Work to complete
Could you write out every entry exactly as it stands?

Data provided
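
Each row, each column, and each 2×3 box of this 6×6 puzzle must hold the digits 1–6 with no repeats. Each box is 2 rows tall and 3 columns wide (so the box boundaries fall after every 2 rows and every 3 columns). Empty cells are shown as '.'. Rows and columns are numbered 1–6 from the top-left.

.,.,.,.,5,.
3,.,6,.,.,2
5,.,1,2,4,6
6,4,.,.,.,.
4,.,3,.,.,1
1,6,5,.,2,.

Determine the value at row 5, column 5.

6

row 1, column 1 = 2: row 1 has {5}; col 1 has {1,3,4,5,6}; box has {3,6} → only 2 remains.
row 1, column 2 = 1: row 1 has {2,5}; col 2 has {4,6}; box has {2,3,6} → only 1 remains.
row 1, column 3 = 4: row 1 has {1,2,5}; col 3 has {1,3,5,6}; box has {1,2,3,6} → only 4 remains.
row 1, column 6 = 3: row 1 has {1,2,4,5}; col 6 has {1,2,6}; box has {2,5} → only 3 remains.
row 2, column 2 = 5: row 2 has {2,3,6}; col 2 has {1,4,6}; box has {1,2,3,4,6} → only 5 remains.
row 2, column 5 = 1: row 2 has {2,3,5,6}; col 5 has {2,4,5}; box has {2,3,5} → only 1 remains.
row 3, column 2 = 3: row 3 has {1,2,4,5,6}; col 2 has {1,4,5,6}; box has {1,4,5,6} → only 3 remains.
row 4, column 3 = 2: row 4 has {4,6}; col 3 has {1,3,4,5,6}; box has {1,3,4,5,6} → only 2 remains.
row 4, column 5 = 3: row 4 has {2,4,6}; col 5 has {1,2,4,5}; box has {2,4,6} → only 3 remains.
row 4, column 6 = 5: row 4 has {2,3,4,6}; col 6 has {1,2,3,6}; box has {2,3,4,6} → only 5 remains.
row 5, column 2 = 2: row 5 has {1,3,4}; col 2 has {1,3,4,5,6}; box has {1,3,4,5,6} → only 2 remains.
row 5, column 5 = 6: row 5 has {1,2,3,4}; col 5 has {1,2,3,4,5}; box has {1,2} → only 6 remains.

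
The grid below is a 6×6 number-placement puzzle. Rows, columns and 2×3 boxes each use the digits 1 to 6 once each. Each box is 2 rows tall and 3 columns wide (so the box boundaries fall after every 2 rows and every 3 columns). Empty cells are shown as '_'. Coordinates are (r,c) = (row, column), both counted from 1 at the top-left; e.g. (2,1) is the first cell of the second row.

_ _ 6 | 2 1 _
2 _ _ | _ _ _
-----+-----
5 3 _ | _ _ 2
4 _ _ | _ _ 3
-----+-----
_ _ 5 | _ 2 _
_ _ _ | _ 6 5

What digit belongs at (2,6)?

(1,1) = 3: row 1 has {1,2,6}; col 1 has {2,4,5}; box has {2,6} → only 3 remains.
(1,6) = 4: row 1 has {1,2,3,6}; col 6 has {2,3,5}; box has {1,2} → only 4 remains.
(2,6) = 6: row 2 has {2}; col 6 has {2,3,4,5}; box has {1,2,4} → only 6 remains.

6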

Exercise result
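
Each row, each column, and each 2×3 box of this 6×6 puzzle must hold the digits 1–6 with no repeats. Each box is 2 rows tall and 3 columns wide (so the box boundaries fall after every 2 rows and every 3 columns). Empty cells are shown as '.'. Rows and columns are numbered 1–6 from the top-left.

.,.,.,.,5,.
3,.,6,.,.,2
5,.,1,2,4,6
6,4,.,.,.,.
4,.,3,.,.,1
1,6,5,.,2,.

Determine the value at row 5, column 5.

6

row 1, column 1 = 2: row 1 has {5}; col 1 has {1,3,4,5,6}; box has {3,6} → only 2 remains.
row 1, column 2 = 1: row 1 has {2,5}; col 2 has {4,6}; box has {2,3,6} → only 1 remains.
row 1, column 3 = 4: row 1 has {1,2,5}; col 3 has {1,3,5,6}; box has {1,2,3,6} → only 4 remains.
row 1, column 6 = 3: row 1 has {1,2,4,5}; col 6 has {1,2,6}; box has {2,5} → only 3 remains.
row 2, column 2 = 5: row 2 has {2,3,6}; col 2 has {1,4,6}; box has {1,2,3,4,6} → only 5 remains.
row 2, column 5 = 1: row 2 has {2,3,5,6}; col 5 has {2,4,5}; box has {2,3,5} → only 1 remains.
row 3, column 2 = 3: row 3 has {1,2,4,5,6}; col 2 has {1,4,5,6}; box has {1,4,5,6} → only 3 remains.
row 4, column 3 = 2: row 4 has {4,6}; col 3 has {1,3,4,5,6}; box has {1,3,4,5,6} → only 2 remains.
row 4, column 5 = 3: row 4 has {2,4,6}; col 5 has {1,2,4,5}; box has {2,4,6} → only 3 remains.
row 4, column 6 = 5: row 4 has {2,3,4,6}; col 6 has {1,2,3,6}; box has {2,3,4,6} → only 5 remains.
row 5, column 2 = 2: row 5 has {1,3,4}; col 2 has {1,3,4,5,6}; box has {1,3,4,5,6} → only 2 remains.
row 5, column 5 = 6: row 5 has {1,2,3,4}; col 5 has {1,2,3,4,5}; box has {1,2} → only 6 remains.

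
The grid below is a 6×6 number-placement puzzle. Rows, columns and 2×3 boxes each use the digits 1 to 6 once each. Each box is 2 rows tall and 3 columns wide (so the box boundaries fall after every 2 rows and every 3 columns). Empty cells are shown as '_'. Coordinates are (r,c) = (row, column), both counted from 1 at the top-left; e.g. (2,1) is the first cell of the second row.

_ _ 6 | 2 1 _
2 _ _ | _ _ _
-----+-----
5 3 _ | _ _ 2
4 _ _ | _ _ 3
-----+-----
_ _ 5 | _ 2 _
_ _ _ | _ 6 5

What digit belongs at (2,6)?

(1,1) = 3: row 1 has {1,2,6}; col 1 has {2,4,5}; box has {2,6} → only 3 remains.
(1,6) = 4: row 1 has {1,2,3,6}; col 6 has {2,3,5}; box has {1,2} → only 4 remains.
(2,6) = 6: row 2 has {2}; col 6 has {2,3,4,5}; box has {1,2,4} → only 6 remains.

6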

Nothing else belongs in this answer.